- [TASK STATEMENT] Return the listing below character for character.

- [SUPPLIED INFORMATION]
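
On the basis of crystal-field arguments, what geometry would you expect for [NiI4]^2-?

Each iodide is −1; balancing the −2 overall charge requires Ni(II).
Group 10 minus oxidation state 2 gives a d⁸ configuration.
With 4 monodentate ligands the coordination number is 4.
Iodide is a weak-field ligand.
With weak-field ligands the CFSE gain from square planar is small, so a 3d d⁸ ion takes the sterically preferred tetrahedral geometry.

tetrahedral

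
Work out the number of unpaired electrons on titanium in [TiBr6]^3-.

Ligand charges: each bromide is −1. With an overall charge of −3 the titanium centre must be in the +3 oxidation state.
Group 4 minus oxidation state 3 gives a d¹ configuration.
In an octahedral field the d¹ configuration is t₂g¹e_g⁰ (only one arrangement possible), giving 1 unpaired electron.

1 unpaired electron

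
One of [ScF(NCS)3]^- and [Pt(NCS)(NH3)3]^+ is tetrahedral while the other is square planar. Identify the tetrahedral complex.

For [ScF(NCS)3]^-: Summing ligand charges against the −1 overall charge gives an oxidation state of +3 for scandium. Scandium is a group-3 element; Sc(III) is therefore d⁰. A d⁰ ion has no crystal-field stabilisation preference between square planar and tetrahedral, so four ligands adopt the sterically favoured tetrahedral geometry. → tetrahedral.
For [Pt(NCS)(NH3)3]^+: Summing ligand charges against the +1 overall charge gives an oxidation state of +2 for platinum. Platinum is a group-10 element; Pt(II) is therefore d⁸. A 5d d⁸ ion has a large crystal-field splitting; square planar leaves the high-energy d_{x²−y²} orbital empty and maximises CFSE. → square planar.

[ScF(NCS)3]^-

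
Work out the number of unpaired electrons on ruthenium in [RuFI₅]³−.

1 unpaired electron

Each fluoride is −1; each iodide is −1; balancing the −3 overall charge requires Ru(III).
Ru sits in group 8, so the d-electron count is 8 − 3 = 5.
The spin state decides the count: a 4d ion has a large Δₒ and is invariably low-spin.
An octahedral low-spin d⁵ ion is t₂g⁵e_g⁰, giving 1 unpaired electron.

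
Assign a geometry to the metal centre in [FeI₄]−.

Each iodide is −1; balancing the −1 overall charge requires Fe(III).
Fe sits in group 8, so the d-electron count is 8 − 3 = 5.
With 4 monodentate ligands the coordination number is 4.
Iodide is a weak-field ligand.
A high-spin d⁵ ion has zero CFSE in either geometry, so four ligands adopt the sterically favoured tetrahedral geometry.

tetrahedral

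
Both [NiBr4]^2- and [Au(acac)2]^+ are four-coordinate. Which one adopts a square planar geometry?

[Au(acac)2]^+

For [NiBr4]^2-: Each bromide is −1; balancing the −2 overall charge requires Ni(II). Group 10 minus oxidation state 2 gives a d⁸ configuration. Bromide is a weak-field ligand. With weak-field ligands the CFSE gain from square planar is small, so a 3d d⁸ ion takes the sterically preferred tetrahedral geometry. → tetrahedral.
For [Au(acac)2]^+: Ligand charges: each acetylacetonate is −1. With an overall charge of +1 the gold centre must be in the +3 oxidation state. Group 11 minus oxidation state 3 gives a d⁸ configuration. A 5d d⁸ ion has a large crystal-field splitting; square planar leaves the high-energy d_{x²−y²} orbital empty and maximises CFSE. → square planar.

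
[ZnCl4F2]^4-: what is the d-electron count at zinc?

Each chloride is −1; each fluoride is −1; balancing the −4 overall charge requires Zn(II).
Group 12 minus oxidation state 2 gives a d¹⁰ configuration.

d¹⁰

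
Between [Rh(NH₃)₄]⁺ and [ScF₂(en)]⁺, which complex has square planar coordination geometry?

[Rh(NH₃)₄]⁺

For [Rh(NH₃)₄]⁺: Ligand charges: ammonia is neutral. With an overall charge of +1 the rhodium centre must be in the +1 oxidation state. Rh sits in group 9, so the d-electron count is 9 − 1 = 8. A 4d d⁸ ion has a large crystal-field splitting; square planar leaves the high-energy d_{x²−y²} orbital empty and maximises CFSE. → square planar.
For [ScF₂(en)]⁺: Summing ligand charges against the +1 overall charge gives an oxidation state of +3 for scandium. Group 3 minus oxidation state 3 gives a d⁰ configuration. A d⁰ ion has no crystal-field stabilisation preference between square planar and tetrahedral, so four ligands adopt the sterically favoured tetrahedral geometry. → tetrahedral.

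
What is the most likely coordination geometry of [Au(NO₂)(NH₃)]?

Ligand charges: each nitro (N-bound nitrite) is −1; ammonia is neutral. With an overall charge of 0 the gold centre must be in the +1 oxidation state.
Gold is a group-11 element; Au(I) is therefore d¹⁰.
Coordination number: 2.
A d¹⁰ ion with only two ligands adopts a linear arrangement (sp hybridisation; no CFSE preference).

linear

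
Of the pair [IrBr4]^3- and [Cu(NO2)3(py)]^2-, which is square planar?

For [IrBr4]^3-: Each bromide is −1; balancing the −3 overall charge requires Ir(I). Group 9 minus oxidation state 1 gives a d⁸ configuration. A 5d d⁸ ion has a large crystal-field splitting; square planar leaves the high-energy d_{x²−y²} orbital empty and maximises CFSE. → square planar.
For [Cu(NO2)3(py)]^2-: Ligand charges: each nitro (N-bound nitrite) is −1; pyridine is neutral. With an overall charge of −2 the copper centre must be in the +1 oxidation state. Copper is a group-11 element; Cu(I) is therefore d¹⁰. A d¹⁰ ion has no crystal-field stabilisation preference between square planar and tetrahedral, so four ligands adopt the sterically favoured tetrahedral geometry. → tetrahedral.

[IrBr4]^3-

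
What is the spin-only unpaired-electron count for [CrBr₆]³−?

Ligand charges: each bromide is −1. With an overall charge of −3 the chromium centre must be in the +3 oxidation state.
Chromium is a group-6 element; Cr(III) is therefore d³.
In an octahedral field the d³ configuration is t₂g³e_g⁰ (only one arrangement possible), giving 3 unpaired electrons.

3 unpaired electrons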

- [TASK RESPONSE]
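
On the basis of crystal-field arguments, what geometry would you expect for [NiI4]^2-?

Each iodide is −1; balancing the −2 overall charge requires Ni(II).
Group 10 minus oxidation state 2 gives a d⁸ configuration.
With 4 monodentate ligands the coordination number is 4.
Iodide is a weak-field ligand.
With weak-field ligands the CFSE gain from square planar is small, so a 3d d⁸ ion takes the sterically preferred tetrahedral geometry.

tetrahedral

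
Work out the number of unpaired electrons on titanium in [TiBr6]^3-.

Ligand charges: each bromide is −1. With an overall charge of −3 the titanium centre must be in the +3 oxidation state.
Group 4 minus oxidation state 3 gives a d¹ configuration.
In an octahedral field the d¹ configuration is t₂g¹e_g⁰ (only one arrangement possible), giving 1 unpaired electron.

1 unpaired electron

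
One of [ScF(NCS)3]^- and [Pt(NCS)(NH3)3]^+ is tetrahedral while the other is square planar. Identify the tetrahedral complex.

For [ScF(NCS)3]^-: Summing ligand charges against the −1 overall charge gives an oxidation state of +3 for scandium. Scandium is a group-3 element; Sc(III) is therefore d⁰. A d⁰ ion has no crystal-field stabilisation preference between square planar and tetrahedral, so four ligands adopt the sterically favoured tetrahedral geometry. → tetrahedral.
For [Pt(NCS)(NH3)3]^+: Summing ligand charges against the +1 overall charge gives an oxidation state of +2 for platinum. Platinum is a group-10 element; Pt(II) is therefore d⁸. A 5d d⁸ ion has a large crystal-field splitting; square planar leaves the high-energy d_{x²−y²} orbital empty and maximises CFSE. → square planar.

[ScF(NCS)3]^-

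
Work out the number of unpaired electrons on ruthenium in [RuFI₅]³−.

1 unpaired electron

Each fluoride is −1; each iodide is −1; balancing the −3 overall charge requires Ru(III).
Ru sits in group 8, so the d-electron count is 8 − 3 = 5.
The spin state decides the count: a 4d ion has a large Δₒ and is invariably low-spin.
An octahedral low-spin d⁵ ion is t₂g⁵e_g⁰, giving 1 unpaired electron.

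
Assign a geometry to the metal centre in [FeI₄]−.

Each iodide is −1; balancing the −1 overall charge requires Fe(III).
Fe sits in group 8, so the d-electron count is 8 − 3 = 5.
With 4 monodentate ligands the coordination number is 4.
Iodide is a weak-field ligand.
A high-spin d⁵ ion has zero CFSE in either geometry, so four ligands adopt the sterically favoured tetrahedral geometry.

tetrahedral

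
Both [NiBr4]^2- and [Au(acac)2]^+ are four-coordinate. Which one adopts a square planar geometry?

[Au(acac)2]^+

For [NiBr4]^2-: Each bromide is −1; balancing the −2 overall charge requires Ni(II). Group 10 minus oxidation state 2 gives a d⁸ configuration. Bromide is a weak-field ligand. With weak-field ligands the CFSE gain from square planar is small, so a 3d d⁸ ion takes the sterically preferred tetrahedral geometry. → tetrahedral.
For [Au(acac)2]^+: Ligand charges: each acetylacetonate is −1. With an overall charge of +1 the gold centre must be in the +3 oxidation state. Group 11 minus oxidation state 3 gives a d⁸ configuration. A 5d d⁸ ion has a large crystal-field splitting; square planar leaves the high-energy d_{x²−y²} orbital empty and maximises CFSE. → square planar.

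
[ZnCl4F2]^4-: what is the d-electron count at zinc?

Each chloride is −1; each fluoride is −1; balancing the −4 overall charge requires Zn(II).
Group 12 minus oxidation state 2 gives a d¹⁰ configuration.

d¹⁰

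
Between [Rh(NH₃)₄]⁺ and [ScF₂(en)]⁺, which complex has square planar coordination geometry?

[Rh(NH₃)₄]⁺

For [Rh(NH₃)₄]⁺: Ligand charges: ammonia is neutral. With an overall charge of +1 the rhodium centre must be in the +1 oxidation state. Rh sits in group 9, so the d-electron count is 9 − 1 = 8. A 4d d⁸ ion has a large crystal-field splitting; square planar leaves the high-energy d_{x²−y²} orbital empty and maximises CFSE. → square planar.
For [ScF₂(en)]⁺: Summing ligand charges against the +1 overall charge gives an oxidation state of +3 for scandium. Group 3 minus oxidation state 3 gives a d⁰ configuration. A d⁰ ion has no crystal-field stabilisation preference between square planar and tetrahedral, so four ligands adopt the sterically favoured tetrahedral geometry. → tetrahedral.

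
What is the most likely coordination geometry of [Au(NO₂)(NH₃)]?

Ligand charges: each nitro (N-bound nitrite) is −1; ammonia is neutral. With an overall charge of 0 the gold centre must be in the +1 oxidation state.
Gold is a group-11 element; Au(I) is therefore d¹⁰.
Coordination number: 2.
A d¹⁰ ion with only two ligands adopts a linear arrangement (sp hybridisation; no CFSE preference).

linear

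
Of the pair [IrBr4]^3- and [Cu(NO2)3(py)]^2-, which is square planar?

For [IrBr4]^3-: Each bromide is −1; balancing the −3 overall charge requires Ir(I). Group 9 minus oxidation state 1 gives a d⁸ configuration. A 5d d⁸ ion has a large crystal-field splitting; square planar leaves the high-energy d_{x²−y²} orbital empty and maximises CFSE. → square planar.
For [Cu(NO2)3(py)]^2-: Ligand charges: each nitro (N-bound nitrite) is −1; pyridine is neutral. With an overall charge of −2 the copper centre must be in the +1 oxidation state. Copper is a group-11 element; Cu(I) is therefore d¹⁰. A d¹⁰ ion has no crystal-field stabilisation preference between square planar and tetrahedral, so four ligands adopt the sterically favoured tetrahedral geometry. → tetrahedral.

[IrBr4]^3-

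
What is the spin-only unpaired-electron count for [CrBr₆]³−?

Ligand charges: each bromide is −1. With an overall charge of −3 the chromium centre must be in the +3 oxidation state.
Chromium is a group-6 element; Cr(III) is therefore d³.
In an octahedral field the d³ configuration is t₂g³e_g⁰ (only one arrangement possible), giving 3 unpaired electrons.

3 unpaired electrons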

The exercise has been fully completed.